_PROMPT_
The lines of the records that include "grid" should all be copied.

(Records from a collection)
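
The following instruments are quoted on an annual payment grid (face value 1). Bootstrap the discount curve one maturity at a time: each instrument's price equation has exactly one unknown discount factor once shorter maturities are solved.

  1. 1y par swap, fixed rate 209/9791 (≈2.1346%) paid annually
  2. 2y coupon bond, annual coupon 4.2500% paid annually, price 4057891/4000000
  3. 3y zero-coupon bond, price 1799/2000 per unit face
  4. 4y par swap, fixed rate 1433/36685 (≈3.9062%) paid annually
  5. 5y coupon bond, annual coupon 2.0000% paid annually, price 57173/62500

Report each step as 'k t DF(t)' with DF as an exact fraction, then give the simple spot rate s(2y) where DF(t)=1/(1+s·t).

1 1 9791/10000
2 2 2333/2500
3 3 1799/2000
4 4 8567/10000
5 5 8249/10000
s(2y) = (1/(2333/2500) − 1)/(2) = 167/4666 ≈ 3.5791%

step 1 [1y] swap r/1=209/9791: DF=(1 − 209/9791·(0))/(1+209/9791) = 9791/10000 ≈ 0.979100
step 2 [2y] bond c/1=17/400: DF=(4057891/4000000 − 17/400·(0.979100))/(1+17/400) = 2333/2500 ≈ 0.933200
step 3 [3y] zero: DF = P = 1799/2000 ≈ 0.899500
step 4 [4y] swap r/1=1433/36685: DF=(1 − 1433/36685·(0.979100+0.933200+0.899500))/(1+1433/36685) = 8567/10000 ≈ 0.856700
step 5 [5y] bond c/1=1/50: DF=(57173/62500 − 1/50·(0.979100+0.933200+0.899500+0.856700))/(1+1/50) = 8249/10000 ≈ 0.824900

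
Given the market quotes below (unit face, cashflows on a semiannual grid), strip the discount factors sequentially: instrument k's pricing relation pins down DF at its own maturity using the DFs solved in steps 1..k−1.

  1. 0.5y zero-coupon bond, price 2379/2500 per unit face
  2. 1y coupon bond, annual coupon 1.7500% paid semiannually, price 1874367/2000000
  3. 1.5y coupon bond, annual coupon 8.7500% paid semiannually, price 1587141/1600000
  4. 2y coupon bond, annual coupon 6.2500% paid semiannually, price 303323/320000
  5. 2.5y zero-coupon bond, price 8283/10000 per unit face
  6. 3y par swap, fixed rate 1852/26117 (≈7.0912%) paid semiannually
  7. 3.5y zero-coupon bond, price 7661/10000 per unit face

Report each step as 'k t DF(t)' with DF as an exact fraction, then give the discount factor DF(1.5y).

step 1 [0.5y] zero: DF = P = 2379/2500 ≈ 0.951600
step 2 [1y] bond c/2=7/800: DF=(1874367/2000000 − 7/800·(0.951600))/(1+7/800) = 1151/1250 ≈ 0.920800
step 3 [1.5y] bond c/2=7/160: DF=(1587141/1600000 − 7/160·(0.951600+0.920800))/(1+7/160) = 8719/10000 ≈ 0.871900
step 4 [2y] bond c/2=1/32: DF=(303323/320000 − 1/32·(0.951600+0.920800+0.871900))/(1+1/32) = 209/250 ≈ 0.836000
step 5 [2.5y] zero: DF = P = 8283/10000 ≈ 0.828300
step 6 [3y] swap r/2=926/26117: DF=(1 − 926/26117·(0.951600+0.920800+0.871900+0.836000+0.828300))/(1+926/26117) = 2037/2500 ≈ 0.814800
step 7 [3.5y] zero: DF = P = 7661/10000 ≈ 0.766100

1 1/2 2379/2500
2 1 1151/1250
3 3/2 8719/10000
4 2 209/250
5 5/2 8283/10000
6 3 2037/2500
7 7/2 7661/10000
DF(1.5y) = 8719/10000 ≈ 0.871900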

_ANSWER FOR THIS EXERCISE_
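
The following instruments are quoted on an annual payment grid (face value 1). Bootstrap the discount curve one maturity at a time: each instrument's price equation has exactly one unknown discount factor once shorter maturities are solved.
Given the market quotes below (unit face, cashflows on a semiannual grid), strip the discount factors sequentially: instrument k's pricing relation pins down DF at its own maturity using the DFs solved in steps 1..k−1.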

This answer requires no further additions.